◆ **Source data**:
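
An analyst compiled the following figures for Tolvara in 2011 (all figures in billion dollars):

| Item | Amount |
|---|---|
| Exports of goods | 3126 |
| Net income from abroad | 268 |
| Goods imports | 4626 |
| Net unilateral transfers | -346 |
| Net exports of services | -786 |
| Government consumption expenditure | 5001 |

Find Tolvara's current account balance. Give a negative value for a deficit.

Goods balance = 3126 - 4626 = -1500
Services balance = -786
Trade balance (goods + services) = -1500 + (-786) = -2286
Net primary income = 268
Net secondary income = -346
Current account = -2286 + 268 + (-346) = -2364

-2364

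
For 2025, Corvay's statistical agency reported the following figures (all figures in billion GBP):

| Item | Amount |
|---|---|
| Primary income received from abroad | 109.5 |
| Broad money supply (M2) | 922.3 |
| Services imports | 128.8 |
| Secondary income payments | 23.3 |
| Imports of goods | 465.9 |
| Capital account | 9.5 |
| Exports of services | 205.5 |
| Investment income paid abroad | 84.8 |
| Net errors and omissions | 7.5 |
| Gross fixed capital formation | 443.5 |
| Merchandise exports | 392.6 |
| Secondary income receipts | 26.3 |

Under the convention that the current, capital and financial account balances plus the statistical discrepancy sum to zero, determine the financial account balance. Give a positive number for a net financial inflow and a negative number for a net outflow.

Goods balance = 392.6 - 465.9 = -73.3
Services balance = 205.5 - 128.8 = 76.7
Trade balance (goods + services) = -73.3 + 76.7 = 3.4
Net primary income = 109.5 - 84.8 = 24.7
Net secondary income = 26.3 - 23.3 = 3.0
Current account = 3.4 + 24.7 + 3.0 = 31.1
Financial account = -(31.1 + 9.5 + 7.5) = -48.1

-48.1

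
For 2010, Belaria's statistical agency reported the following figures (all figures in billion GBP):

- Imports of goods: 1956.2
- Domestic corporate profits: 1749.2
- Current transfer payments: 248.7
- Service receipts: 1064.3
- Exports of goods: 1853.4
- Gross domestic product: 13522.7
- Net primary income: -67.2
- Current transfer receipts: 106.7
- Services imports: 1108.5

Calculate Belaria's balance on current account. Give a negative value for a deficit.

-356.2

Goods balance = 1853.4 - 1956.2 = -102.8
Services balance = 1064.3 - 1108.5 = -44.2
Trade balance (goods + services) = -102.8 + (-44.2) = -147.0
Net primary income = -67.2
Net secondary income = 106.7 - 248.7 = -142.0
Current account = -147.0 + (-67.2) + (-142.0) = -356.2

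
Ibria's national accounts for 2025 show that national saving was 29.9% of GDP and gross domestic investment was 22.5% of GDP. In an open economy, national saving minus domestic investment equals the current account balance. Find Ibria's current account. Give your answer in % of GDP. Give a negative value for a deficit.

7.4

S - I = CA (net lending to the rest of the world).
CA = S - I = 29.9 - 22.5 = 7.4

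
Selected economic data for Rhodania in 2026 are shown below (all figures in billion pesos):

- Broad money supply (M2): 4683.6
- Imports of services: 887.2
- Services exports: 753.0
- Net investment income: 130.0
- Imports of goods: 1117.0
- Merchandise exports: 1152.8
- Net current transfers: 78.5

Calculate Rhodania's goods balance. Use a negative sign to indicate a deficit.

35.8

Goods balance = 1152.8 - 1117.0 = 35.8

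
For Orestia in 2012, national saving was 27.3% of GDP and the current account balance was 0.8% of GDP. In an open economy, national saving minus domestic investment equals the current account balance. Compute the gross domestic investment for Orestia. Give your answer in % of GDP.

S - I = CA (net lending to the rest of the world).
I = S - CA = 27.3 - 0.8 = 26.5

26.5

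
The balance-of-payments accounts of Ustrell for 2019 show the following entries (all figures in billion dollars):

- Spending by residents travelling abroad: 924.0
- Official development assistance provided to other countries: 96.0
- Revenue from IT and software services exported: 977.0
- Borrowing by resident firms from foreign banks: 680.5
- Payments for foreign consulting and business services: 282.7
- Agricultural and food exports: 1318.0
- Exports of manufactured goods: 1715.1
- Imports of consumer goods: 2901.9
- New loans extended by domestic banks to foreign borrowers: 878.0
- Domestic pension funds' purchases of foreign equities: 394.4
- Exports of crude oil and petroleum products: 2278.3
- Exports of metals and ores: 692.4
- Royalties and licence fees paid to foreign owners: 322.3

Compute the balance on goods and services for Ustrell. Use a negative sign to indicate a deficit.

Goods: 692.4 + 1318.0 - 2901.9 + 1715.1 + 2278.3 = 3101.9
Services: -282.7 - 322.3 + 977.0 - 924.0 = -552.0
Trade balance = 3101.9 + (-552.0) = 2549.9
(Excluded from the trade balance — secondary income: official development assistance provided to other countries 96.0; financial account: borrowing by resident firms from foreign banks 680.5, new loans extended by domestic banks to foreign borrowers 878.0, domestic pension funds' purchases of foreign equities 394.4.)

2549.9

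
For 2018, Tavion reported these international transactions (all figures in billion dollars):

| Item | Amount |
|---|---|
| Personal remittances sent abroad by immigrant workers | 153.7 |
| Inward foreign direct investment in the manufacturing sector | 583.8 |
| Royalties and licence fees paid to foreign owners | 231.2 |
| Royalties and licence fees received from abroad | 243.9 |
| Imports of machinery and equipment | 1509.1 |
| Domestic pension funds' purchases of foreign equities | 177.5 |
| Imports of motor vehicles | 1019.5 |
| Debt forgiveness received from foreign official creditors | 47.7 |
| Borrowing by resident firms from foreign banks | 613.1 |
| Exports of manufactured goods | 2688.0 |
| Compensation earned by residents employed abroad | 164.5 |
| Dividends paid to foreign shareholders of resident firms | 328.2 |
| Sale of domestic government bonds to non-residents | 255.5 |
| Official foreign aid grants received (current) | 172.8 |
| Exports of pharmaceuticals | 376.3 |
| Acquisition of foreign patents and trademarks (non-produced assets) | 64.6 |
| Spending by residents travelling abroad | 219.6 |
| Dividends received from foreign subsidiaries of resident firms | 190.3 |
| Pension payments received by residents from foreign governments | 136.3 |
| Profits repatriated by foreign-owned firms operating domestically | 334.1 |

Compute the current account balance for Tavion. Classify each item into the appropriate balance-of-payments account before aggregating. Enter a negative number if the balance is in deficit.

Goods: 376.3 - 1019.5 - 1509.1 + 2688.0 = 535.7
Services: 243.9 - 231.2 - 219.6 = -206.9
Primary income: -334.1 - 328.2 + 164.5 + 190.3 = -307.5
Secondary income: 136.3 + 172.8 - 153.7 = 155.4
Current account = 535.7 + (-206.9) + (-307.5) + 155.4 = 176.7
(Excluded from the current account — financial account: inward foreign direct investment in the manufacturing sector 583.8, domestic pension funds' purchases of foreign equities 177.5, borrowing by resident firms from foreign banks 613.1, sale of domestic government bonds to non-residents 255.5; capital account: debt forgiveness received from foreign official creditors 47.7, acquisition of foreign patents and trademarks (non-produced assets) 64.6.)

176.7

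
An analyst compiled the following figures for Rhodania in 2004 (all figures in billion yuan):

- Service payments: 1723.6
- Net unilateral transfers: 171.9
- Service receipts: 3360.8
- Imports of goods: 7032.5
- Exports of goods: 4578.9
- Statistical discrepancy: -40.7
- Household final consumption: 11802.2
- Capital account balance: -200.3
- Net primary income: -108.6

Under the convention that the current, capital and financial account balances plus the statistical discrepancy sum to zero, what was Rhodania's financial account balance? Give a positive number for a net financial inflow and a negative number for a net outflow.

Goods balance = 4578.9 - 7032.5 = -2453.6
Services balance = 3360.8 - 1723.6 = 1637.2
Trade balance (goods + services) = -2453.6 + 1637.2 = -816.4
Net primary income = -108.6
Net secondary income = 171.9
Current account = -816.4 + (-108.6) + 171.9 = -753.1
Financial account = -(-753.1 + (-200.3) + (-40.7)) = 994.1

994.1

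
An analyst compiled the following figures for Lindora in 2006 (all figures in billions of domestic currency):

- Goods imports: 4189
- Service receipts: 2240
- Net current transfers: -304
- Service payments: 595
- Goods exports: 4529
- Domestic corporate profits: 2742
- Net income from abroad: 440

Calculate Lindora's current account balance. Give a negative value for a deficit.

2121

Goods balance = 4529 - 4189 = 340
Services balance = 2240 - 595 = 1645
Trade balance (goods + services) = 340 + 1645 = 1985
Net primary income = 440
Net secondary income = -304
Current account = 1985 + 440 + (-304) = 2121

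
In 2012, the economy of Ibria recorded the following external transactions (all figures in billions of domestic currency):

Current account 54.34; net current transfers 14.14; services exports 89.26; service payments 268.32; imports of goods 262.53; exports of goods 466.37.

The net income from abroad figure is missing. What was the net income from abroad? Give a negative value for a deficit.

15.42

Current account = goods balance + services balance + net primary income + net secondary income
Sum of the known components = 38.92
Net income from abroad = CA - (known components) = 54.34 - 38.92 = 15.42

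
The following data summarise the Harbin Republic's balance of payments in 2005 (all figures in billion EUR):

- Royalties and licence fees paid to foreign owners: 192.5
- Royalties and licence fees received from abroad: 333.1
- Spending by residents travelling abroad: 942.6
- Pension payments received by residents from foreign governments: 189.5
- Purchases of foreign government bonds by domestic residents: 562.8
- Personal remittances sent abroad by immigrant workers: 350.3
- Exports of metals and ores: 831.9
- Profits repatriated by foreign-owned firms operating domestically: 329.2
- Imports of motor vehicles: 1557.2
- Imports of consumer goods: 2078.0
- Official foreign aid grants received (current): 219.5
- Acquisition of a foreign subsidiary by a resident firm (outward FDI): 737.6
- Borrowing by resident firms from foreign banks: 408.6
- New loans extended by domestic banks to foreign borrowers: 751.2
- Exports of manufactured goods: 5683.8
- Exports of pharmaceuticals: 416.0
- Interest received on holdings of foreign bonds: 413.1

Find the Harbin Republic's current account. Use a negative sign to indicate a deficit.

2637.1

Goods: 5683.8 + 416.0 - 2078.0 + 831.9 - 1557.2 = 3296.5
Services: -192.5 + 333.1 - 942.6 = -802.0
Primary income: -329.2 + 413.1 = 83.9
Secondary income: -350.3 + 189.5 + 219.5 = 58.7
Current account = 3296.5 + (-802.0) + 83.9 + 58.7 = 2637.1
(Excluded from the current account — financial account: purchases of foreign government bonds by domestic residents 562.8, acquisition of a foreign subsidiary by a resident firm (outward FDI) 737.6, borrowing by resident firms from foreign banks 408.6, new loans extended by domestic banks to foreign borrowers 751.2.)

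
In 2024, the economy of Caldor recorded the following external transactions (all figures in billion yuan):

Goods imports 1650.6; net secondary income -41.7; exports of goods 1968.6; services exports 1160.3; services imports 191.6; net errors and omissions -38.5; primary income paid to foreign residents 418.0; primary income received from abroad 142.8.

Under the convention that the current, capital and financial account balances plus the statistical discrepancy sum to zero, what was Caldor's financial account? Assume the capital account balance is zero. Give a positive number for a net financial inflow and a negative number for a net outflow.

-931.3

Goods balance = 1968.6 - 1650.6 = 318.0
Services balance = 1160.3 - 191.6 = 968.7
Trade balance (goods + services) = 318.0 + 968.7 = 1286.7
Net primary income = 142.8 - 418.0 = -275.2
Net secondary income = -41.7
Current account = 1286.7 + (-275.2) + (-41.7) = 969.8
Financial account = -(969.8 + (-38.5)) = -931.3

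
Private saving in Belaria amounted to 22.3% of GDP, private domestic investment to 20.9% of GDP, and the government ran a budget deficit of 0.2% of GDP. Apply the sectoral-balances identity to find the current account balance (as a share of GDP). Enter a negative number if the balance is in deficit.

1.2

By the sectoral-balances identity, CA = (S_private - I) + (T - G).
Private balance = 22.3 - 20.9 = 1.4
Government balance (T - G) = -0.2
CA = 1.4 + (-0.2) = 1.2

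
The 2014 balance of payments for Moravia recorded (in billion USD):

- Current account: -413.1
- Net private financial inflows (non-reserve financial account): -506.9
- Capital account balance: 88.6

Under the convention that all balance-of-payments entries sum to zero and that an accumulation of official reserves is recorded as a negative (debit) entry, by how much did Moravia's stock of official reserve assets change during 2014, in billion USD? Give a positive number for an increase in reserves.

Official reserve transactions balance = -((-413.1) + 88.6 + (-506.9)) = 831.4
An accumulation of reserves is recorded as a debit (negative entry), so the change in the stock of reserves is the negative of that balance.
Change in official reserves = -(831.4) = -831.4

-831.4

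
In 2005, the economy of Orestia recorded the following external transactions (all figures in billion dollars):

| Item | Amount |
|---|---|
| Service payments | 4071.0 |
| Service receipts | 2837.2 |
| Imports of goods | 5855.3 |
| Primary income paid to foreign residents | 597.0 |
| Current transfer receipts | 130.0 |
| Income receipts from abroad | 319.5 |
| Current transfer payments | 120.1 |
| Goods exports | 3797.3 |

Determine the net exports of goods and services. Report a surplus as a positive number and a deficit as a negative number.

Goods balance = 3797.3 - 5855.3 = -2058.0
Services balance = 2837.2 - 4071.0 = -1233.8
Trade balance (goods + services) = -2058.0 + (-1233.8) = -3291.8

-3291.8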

◆ **WHAT THE EXERCISE ASKS**:
Retype, exactly and in full, the lines above from the one containing "Find the Harbin" through the one containing "Goods imports 1650.6;".

◆ **WRITTEN ANSWER**:
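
Find the Harbin Republic's current account. Use a negative sign to indicate a deficit.

2637.1

Goods: 5683.8 + 416.0 - 2078.0 + 831.9 - 1557.2 = 3296.5
Services: -192.5 + 333.1 - 942.6 = -802.0
Primary income: -329.2 + 413.1 = 83.9
Secondary income: -350.3 + 189.5 + 219.5 = 58.7
Current account = 3296.5 + (-802.0) + 83.9 + 58.7 = 2637.1
(Excluded from the current account — financial account: purchases of foreign government bonds by domestic residents 562.8, acquisition of a foreign subsidiary by a resident firm (outward FDI) 737.6, borrowing by resident firms from foreign banks 408.6, new loans extended by domestic banks to foreign borrowers 751.2.)

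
In 2024, the economy of Caldor recorded the following external transactions (all figures in billion yuan):

Goods imports 1650.6; net secondary income -41.7; exports of goods 1968.6; services exports 1160.3; services imports 191.6; net errors and omissions -38.5; primary income paid to foreign residents 418.0; primary income received from abroad 142.8.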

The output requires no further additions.